(Stored entries):

<<<<

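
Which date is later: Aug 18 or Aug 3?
Aug 18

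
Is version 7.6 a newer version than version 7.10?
No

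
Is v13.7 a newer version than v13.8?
No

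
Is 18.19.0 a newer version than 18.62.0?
No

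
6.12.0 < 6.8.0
False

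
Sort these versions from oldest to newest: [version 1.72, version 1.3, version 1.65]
[version 1.3, version 1.65, version 1.72]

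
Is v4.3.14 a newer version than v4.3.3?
Yes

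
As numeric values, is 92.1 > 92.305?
False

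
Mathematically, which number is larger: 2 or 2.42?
2.42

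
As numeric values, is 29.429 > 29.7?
False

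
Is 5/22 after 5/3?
Yes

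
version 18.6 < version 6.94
False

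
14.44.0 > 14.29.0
True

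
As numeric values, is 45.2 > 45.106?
True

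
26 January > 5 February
False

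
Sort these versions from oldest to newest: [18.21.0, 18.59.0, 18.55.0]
[18.21.0, 18.55.0, 18.59.0]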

>>>>

(Activity): Please restate every record above word for word.

(Task response):
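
Which date is later: Aug 18 or Aug 3?
Aug 18

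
Is version 7.6 a newer version than version 7.10?
No

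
Is v13.7 a newer version than v13.8?
No

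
Is 18.19.0 a newer version than 18.62.0?
No

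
6.12.0 < 6.8.0
False

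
Sort these versions from oldest to newest: [version 1.72, version 1.3, version 1.65]
[version 1.3, version 1.65, version 1.72]

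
Is v4.3.14 a newer version than v4.3.3?
Yes

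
As numeric values, is 92.1 > 92.305?
False

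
Mathematically, which number is larger: 2 or 2.42?
2.42

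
As numeric values, is 29.429 > 29.7?
False

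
Is 5/22 after 5/3?
Yes

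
version 18.6 < version 6.94
False

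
14.44.0 > 14.29.0
True

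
As numeric values, is 45.2 > 45.106?
True

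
26 January > 5 February
False

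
Sort these versions from oldest to newest: [18.21.0, 18.59.0, 18.55.0]
[18.21.0, 18.55.0, 18.59.0]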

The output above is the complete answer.